In the listing below, count each line containing "determines" and answer with the count only.

————

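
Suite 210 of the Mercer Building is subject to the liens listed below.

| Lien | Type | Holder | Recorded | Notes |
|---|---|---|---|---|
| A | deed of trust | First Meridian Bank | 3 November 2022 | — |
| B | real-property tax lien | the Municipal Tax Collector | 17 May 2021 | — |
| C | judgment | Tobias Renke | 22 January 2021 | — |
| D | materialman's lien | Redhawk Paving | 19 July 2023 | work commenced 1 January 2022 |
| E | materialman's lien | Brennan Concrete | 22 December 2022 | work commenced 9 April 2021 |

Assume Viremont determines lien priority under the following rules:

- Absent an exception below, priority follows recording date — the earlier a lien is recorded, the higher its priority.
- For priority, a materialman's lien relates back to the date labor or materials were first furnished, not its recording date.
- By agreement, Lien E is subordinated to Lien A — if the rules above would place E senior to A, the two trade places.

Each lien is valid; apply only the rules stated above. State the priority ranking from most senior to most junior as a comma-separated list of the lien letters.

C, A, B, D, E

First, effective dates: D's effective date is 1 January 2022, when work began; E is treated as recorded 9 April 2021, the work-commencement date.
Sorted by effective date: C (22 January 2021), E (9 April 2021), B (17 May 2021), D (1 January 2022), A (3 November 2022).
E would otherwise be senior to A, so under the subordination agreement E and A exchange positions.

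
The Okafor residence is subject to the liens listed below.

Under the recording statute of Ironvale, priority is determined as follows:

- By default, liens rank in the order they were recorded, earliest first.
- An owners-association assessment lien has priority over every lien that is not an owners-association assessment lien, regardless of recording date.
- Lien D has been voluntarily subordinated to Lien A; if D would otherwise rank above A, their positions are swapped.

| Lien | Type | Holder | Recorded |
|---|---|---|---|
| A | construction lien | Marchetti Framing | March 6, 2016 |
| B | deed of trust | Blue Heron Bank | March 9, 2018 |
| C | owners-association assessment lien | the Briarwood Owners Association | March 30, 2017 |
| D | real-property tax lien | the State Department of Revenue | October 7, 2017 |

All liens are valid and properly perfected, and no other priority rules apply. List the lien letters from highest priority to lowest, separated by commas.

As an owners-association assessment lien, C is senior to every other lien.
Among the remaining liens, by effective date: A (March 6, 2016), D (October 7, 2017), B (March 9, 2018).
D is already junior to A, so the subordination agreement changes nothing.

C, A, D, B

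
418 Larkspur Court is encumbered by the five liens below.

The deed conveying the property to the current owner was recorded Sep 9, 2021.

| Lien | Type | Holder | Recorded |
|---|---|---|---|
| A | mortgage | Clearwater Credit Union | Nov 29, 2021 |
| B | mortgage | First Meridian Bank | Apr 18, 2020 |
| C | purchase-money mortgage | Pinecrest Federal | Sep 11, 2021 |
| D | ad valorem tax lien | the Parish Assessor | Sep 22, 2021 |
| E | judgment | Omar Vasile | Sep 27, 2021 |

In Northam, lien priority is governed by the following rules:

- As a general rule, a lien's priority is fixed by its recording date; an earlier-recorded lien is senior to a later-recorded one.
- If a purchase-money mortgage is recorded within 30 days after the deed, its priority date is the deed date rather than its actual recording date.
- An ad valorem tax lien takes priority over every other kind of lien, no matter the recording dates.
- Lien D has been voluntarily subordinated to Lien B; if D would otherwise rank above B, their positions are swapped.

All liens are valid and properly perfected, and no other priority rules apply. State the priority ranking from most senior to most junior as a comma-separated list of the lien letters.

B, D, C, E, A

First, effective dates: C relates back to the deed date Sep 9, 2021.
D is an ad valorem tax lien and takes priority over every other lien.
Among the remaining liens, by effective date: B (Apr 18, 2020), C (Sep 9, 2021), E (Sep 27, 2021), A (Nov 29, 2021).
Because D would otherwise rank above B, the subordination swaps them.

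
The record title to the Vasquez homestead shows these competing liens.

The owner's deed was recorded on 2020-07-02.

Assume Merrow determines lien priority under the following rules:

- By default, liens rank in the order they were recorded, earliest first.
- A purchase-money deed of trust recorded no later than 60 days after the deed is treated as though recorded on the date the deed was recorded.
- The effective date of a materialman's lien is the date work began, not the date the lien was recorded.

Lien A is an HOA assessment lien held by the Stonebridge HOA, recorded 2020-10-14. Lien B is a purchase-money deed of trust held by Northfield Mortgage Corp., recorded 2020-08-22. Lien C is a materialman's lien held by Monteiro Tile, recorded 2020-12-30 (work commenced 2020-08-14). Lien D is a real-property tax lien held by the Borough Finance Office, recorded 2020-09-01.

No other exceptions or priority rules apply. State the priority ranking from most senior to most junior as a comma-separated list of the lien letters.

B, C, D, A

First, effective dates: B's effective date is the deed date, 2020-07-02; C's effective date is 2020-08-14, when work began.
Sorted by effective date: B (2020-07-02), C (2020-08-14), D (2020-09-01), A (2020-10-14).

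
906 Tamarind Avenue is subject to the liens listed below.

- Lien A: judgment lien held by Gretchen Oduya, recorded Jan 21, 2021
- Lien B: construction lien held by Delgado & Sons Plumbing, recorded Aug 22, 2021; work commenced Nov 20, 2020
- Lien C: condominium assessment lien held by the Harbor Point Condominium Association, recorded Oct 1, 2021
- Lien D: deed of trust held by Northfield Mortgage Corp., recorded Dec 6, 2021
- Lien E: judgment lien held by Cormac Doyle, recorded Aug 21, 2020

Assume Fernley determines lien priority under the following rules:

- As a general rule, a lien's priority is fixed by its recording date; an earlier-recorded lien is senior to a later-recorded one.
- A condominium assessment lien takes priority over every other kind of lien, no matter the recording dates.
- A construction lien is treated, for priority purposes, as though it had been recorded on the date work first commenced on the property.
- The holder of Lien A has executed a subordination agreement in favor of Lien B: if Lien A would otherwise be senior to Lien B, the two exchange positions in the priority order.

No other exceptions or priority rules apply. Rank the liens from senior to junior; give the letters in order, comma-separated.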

————

### Written answer
3